▶ TASK DIRECTIONS:
Reproduce exactly the lines from the top of the records below through the line holding "What is the signal AFTER stage 4".

▶ EXCERPTED RECORDS:
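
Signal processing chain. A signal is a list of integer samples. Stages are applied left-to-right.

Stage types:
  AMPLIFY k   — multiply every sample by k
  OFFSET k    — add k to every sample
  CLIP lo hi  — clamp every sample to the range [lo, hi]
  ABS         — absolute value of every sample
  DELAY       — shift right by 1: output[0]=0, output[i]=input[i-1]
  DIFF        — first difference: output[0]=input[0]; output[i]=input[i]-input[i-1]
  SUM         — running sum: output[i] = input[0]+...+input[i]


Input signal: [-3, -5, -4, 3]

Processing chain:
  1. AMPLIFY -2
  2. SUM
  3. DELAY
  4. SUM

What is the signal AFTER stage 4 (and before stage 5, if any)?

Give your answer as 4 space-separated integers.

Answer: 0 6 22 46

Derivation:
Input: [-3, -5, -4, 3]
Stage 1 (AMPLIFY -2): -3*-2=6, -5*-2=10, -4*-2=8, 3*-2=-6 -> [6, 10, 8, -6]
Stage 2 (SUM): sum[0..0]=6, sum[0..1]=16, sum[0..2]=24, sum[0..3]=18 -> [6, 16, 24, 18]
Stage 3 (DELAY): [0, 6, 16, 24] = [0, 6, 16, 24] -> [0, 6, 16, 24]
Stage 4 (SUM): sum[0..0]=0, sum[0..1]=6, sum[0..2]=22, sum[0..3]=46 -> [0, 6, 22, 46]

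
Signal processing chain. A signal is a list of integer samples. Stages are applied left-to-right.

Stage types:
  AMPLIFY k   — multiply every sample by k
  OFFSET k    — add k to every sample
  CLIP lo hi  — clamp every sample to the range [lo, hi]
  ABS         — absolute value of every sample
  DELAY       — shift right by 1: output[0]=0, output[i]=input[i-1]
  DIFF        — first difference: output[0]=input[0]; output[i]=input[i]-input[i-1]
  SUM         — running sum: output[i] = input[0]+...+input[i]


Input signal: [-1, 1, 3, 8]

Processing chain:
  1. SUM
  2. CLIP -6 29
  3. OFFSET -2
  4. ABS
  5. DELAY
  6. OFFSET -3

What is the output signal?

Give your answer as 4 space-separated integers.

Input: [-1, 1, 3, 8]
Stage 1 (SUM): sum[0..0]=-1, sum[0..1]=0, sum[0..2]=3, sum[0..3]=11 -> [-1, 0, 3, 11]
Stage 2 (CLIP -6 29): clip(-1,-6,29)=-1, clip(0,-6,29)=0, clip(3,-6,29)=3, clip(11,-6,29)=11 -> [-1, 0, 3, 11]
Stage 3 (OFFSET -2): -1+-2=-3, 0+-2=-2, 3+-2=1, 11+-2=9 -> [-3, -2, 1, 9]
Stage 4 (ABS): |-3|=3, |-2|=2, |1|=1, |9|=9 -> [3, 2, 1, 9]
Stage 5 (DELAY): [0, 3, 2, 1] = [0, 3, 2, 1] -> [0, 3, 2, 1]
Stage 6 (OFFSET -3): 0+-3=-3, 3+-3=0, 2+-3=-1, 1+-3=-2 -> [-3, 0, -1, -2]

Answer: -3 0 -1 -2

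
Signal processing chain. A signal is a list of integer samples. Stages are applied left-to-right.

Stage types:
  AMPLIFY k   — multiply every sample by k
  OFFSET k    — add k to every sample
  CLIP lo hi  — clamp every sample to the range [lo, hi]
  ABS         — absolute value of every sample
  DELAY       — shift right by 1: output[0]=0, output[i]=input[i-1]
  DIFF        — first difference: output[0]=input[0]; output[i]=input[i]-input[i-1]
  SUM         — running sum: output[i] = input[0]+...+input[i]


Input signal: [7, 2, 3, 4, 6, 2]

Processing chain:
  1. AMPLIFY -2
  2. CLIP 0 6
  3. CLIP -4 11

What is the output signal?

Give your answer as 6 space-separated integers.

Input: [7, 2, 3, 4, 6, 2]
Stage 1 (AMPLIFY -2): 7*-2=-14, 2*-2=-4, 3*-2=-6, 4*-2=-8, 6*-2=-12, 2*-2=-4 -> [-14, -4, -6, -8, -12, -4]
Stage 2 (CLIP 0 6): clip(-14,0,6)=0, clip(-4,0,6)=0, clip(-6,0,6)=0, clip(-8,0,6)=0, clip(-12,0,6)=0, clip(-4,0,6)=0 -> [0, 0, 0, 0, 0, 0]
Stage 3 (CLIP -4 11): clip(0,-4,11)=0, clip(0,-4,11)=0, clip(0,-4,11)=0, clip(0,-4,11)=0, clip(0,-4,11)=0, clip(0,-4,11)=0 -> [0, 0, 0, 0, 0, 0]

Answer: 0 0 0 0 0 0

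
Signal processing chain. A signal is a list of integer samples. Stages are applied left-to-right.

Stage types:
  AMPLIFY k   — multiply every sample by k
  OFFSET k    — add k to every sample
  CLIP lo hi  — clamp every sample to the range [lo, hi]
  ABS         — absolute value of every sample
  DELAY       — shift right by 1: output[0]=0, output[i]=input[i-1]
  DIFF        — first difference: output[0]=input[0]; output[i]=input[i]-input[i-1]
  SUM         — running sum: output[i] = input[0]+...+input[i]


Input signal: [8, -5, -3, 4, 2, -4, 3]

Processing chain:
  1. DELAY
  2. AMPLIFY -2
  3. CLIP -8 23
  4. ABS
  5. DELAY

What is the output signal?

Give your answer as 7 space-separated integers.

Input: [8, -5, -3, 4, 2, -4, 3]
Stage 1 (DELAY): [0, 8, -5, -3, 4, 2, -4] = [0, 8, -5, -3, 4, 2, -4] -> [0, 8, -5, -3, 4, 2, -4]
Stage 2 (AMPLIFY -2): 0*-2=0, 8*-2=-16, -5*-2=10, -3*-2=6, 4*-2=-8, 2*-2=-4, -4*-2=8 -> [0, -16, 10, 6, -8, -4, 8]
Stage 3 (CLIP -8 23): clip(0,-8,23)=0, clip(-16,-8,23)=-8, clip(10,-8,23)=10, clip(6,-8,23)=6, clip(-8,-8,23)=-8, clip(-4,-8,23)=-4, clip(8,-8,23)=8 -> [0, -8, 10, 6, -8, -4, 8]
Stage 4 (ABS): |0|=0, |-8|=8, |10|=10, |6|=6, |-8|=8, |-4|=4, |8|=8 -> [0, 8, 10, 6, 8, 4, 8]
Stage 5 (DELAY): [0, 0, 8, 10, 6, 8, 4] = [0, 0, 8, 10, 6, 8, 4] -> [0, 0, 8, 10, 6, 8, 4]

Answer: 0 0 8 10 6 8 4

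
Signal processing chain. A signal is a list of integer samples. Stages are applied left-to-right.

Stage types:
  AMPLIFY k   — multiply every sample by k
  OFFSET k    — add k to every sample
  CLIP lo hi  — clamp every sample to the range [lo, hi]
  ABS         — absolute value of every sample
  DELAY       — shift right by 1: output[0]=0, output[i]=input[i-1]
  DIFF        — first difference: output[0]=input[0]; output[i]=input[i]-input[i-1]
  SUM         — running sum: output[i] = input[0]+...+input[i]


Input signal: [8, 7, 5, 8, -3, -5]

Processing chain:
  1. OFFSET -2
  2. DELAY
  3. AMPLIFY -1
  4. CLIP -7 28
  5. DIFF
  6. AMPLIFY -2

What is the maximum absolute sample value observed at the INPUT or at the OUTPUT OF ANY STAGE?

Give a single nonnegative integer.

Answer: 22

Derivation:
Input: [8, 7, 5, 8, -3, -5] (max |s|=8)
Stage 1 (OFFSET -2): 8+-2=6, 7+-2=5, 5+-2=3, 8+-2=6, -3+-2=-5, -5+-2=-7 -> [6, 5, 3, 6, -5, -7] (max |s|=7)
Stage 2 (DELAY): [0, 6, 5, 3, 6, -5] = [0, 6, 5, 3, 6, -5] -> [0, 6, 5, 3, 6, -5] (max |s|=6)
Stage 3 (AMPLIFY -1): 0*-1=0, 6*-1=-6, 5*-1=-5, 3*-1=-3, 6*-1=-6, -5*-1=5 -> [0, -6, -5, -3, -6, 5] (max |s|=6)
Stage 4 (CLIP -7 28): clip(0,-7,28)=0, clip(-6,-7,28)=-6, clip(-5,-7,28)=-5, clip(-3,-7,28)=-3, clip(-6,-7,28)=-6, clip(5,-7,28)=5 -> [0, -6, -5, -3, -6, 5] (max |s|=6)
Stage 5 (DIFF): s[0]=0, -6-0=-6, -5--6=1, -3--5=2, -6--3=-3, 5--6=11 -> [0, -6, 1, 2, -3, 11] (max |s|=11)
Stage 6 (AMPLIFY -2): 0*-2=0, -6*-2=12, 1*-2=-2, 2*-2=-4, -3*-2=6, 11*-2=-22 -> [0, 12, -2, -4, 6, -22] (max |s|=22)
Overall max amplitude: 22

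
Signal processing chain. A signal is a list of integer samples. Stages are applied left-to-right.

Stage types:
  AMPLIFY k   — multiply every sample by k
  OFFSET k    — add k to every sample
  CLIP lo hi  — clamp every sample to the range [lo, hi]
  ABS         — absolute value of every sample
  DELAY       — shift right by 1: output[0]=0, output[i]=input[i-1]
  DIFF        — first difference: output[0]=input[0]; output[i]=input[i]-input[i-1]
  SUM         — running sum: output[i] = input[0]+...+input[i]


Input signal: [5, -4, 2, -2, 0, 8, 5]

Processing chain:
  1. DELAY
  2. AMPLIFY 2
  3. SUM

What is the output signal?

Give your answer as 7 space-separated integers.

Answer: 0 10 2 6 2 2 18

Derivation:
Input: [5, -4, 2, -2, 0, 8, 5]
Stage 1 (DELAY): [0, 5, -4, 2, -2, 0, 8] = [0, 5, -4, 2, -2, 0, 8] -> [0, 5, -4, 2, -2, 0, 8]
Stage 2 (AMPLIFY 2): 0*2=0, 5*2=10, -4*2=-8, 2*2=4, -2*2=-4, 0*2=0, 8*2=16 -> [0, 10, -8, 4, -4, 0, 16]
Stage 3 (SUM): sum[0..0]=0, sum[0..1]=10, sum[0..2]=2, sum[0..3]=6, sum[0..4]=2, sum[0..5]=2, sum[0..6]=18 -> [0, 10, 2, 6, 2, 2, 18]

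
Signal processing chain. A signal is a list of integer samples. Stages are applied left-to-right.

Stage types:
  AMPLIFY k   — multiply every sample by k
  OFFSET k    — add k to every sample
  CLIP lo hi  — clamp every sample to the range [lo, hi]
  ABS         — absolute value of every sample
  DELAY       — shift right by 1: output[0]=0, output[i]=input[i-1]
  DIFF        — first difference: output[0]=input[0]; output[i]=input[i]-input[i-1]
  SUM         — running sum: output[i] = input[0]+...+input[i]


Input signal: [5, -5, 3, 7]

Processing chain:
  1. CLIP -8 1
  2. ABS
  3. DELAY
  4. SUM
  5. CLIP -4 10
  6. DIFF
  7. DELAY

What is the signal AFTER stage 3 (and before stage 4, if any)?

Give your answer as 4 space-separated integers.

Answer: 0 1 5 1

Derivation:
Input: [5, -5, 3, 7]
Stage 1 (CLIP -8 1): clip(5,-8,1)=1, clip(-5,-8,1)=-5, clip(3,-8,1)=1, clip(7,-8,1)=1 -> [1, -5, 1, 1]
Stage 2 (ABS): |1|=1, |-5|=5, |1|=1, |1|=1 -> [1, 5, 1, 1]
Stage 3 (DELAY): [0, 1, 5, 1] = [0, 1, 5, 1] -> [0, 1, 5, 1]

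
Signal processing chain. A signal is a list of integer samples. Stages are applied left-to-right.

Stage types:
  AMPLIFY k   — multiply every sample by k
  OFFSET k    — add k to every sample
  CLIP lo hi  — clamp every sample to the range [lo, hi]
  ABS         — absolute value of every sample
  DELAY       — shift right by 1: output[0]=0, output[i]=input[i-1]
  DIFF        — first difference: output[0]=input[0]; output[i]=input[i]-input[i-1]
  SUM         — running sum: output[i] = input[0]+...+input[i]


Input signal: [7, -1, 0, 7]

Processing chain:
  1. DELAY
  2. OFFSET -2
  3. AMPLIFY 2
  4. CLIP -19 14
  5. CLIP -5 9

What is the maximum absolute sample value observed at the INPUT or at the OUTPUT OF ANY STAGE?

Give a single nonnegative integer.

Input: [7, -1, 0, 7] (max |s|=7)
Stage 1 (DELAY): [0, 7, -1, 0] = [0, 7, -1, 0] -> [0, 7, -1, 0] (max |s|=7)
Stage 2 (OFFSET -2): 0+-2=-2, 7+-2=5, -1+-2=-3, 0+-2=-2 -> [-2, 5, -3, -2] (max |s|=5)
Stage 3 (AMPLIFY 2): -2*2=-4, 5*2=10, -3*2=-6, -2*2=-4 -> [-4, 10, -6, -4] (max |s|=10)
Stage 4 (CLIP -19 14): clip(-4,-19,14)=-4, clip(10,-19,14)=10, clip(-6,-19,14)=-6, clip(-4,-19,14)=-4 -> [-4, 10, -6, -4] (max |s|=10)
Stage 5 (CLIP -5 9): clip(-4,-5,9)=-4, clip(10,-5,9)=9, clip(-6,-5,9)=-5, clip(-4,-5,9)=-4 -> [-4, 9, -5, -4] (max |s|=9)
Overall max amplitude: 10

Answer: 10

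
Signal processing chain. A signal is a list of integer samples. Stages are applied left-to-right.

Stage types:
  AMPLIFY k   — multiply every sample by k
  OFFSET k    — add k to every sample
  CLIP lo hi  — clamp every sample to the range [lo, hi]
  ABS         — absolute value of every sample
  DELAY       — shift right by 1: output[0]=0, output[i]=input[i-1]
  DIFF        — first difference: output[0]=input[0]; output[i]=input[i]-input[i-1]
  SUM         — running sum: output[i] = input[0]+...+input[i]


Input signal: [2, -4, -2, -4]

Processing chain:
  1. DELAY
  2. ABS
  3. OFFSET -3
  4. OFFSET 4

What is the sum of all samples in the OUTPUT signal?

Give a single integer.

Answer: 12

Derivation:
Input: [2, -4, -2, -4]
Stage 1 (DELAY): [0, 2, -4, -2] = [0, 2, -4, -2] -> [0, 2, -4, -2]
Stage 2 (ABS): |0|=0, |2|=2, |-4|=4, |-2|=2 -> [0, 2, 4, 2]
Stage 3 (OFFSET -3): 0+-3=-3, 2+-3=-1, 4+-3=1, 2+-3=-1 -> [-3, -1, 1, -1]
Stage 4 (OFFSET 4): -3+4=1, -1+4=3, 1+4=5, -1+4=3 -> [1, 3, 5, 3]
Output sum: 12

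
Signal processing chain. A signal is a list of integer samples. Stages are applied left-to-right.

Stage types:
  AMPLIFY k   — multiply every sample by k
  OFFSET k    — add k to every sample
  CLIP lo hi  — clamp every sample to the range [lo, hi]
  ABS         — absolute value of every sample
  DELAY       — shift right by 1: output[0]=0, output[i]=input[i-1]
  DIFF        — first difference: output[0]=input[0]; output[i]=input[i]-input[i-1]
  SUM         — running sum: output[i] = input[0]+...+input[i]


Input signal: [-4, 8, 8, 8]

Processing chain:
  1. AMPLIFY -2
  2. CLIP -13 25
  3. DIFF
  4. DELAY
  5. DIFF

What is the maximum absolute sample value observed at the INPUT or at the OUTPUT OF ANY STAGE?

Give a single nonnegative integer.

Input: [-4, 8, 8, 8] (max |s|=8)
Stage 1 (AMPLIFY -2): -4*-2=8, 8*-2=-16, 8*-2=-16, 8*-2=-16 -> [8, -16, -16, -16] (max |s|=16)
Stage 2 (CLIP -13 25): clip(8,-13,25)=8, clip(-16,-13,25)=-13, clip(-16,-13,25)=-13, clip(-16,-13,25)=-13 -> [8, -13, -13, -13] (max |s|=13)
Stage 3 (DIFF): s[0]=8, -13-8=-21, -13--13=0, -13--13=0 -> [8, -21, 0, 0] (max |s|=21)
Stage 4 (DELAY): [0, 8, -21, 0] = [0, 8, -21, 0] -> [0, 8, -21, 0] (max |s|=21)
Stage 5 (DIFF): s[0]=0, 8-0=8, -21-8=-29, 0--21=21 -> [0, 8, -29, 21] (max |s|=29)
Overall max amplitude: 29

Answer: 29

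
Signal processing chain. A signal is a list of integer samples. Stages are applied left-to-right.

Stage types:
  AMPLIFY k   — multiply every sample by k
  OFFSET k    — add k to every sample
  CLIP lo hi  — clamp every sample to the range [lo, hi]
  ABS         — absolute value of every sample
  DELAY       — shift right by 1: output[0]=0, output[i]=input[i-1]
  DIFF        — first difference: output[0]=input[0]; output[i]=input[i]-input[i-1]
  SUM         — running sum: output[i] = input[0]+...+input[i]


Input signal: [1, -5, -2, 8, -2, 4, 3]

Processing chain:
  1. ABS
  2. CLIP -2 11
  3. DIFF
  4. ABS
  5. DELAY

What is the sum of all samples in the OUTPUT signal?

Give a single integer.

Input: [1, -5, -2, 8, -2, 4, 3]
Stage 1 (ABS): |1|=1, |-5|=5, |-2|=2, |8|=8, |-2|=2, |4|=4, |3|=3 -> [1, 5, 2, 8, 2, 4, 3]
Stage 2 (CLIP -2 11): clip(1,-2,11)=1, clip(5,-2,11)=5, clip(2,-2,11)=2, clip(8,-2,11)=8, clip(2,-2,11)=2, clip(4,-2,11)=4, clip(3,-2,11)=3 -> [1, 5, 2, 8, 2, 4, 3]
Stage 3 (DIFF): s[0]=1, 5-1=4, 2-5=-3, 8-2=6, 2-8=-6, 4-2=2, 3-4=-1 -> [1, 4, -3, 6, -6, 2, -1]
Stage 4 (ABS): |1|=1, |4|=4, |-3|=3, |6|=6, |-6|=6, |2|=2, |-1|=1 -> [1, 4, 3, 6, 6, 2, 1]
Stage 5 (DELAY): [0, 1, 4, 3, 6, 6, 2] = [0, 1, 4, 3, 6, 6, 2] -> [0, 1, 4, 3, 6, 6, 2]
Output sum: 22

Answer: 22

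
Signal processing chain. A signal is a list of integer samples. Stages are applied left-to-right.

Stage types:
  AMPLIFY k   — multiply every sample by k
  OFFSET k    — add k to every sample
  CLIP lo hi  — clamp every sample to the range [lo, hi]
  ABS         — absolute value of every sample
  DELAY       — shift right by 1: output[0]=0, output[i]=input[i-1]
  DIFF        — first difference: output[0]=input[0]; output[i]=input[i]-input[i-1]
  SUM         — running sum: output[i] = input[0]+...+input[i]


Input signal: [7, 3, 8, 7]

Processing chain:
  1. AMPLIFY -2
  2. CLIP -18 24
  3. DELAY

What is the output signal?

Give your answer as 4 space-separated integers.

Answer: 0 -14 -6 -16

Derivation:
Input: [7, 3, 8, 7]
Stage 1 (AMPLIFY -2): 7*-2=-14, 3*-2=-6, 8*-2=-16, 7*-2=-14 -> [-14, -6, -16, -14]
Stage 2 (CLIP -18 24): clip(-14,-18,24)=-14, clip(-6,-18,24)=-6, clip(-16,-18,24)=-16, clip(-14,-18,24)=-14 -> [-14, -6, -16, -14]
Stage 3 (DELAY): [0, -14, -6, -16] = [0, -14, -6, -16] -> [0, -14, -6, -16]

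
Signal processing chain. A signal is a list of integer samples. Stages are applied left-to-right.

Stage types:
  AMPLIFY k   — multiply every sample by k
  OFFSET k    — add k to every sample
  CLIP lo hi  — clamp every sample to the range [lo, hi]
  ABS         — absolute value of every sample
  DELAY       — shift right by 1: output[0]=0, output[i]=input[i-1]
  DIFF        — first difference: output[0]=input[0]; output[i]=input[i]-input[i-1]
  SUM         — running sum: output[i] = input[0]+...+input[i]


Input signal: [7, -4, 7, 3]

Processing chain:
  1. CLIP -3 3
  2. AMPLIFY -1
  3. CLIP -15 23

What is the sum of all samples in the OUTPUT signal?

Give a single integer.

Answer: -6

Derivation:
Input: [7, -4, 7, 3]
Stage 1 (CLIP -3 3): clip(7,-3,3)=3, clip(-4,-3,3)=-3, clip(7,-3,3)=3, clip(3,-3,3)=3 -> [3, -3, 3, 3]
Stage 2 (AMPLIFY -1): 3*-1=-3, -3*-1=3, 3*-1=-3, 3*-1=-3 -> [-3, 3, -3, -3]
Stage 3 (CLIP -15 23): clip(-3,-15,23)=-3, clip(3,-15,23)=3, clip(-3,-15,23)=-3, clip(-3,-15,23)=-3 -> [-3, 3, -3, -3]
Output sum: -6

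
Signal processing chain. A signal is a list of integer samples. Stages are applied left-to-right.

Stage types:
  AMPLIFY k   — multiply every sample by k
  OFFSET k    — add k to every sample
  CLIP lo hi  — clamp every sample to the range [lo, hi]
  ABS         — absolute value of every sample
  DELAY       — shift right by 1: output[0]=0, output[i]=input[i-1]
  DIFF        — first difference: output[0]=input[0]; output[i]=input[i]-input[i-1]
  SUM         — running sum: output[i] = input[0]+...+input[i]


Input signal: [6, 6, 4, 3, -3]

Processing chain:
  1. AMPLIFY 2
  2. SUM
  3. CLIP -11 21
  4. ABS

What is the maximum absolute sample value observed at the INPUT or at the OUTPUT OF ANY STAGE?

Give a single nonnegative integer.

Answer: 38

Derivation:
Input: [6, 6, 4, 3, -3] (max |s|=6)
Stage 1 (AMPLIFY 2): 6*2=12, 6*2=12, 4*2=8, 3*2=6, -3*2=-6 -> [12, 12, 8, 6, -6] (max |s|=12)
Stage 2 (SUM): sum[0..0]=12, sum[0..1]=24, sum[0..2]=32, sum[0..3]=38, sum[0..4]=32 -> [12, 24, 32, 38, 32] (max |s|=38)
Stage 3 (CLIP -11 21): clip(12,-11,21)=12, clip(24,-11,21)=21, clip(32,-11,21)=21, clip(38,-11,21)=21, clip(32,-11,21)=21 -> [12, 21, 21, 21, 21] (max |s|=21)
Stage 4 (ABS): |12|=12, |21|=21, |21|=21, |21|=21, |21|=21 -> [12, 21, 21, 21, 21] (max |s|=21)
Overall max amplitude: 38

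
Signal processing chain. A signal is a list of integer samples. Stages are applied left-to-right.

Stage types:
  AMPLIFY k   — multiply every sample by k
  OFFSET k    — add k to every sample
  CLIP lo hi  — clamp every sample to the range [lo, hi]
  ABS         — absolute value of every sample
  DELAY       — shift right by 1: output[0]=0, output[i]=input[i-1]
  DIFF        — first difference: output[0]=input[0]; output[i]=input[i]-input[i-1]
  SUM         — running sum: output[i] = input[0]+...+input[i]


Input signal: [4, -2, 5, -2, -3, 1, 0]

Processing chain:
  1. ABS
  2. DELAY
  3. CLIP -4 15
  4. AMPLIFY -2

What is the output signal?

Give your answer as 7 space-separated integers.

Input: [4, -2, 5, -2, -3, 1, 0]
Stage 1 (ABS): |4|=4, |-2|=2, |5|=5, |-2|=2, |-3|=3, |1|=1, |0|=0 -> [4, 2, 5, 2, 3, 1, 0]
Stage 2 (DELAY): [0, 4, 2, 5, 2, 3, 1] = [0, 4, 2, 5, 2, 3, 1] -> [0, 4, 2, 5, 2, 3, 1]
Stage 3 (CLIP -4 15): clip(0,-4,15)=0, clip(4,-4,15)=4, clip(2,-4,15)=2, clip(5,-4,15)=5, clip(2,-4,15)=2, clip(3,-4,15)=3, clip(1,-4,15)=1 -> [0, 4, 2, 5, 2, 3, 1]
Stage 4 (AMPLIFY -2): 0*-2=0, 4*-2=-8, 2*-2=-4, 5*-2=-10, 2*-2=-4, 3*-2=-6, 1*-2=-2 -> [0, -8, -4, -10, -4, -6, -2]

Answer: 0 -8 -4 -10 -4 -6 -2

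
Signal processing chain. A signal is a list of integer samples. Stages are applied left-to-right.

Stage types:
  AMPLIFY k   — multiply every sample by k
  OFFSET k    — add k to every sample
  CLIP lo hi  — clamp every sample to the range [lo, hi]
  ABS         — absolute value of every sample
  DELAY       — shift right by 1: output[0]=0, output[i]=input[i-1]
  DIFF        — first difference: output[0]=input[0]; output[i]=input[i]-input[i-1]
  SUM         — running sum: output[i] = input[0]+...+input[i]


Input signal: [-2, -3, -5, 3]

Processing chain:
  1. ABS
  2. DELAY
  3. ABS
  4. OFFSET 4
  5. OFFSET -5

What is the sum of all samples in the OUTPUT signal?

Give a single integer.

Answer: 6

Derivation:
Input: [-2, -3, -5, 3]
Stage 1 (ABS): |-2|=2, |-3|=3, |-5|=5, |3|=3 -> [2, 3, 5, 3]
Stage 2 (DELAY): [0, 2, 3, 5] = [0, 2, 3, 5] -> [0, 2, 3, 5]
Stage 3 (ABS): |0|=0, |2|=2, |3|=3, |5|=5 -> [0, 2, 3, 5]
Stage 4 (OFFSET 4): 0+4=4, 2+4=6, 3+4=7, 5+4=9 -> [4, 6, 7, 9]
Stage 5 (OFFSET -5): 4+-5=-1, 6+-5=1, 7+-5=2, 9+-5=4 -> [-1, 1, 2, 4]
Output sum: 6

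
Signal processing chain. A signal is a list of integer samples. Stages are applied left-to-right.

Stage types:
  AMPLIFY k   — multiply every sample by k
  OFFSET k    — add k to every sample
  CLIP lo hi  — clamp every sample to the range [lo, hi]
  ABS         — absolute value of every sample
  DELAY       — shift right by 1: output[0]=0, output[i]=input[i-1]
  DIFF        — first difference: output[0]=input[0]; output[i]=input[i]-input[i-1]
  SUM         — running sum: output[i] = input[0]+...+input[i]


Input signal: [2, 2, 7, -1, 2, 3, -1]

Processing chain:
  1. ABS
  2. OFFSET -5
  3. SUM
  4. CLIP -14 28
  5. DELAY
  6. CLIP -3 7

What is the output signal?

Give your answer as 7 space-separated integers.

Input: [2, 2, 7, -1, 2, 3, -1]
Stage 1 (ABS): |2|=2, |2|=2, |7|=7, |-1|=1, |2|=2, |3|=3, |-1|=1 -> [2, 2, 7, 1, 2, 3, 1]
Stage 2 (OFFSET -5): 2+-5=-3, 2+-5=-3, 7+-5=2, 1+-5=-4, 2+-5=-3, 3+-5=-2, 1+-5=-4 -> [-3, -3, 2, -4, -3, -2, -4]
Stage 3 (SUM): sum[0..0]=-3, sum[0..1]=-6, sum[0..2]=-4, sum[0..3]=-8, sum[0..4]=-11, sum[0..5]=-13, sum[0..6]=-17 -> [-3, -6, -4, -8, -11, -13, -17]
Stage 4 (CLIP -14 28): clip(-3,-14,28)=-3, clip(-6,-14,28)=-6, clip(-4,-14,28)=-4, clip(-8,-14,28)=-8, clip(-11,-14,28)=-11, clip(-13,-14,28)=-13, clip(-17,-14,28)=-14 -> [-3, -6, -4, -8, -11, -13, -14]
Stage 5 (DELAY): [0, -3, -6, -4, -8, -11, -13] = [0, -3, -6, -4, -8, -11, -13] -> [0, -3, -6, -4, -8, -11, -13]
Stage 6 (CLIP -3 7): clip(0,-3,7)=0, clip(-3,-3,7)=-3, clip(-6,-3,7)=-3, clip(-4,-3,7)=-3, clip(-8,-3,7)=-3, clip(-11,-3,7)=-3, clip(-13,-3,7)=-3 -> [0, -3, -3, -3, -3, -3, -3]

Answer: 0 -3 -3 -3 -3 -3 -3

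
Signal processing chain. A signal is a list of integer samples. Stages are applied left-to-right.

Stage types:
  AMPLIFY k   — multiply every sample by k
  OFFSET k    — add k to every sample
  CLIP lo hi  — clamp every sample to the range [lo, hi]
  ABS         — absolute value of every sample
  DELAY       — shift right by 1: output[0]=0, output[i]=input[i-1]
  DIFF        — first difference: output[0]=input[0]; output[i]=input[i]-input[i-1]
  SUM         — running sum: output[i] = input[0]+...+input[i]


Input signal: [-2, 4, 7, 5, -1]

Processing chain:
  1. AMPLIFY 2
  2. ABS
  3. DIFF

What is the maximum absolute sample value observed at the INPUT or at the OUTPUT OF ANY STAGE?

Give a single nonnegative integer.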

▶ ANSWER SECTION:
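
Signal processing chain. A signal is a list of integer samples. Stages are applied left-to-right.

Stage types:
  AMPLIFY k   — multiply every sample by k
  OFFSET k    — add k to every sample
  CLIP lo hi  — clamp every sample to the range [lo, hi]
  ABS         — absolute value of every sample
  DELAY       — shift right by 1: output[0]=0, output[i]=input[i-1]
  DIFF        — first difference: output[0]=input[0]; output[i]=input[i]-input[i-1]
  SUM         — running sum: output[i] = input[0]+...+input[i]


Input signal: [-3, -5, -4, 3]

Processing chain:
  1. AMPLIFY -2
  2. SUM
  3. DELAY
  4. SUM

What is the signal AFTER stage 4 (and before stage 5, if any)?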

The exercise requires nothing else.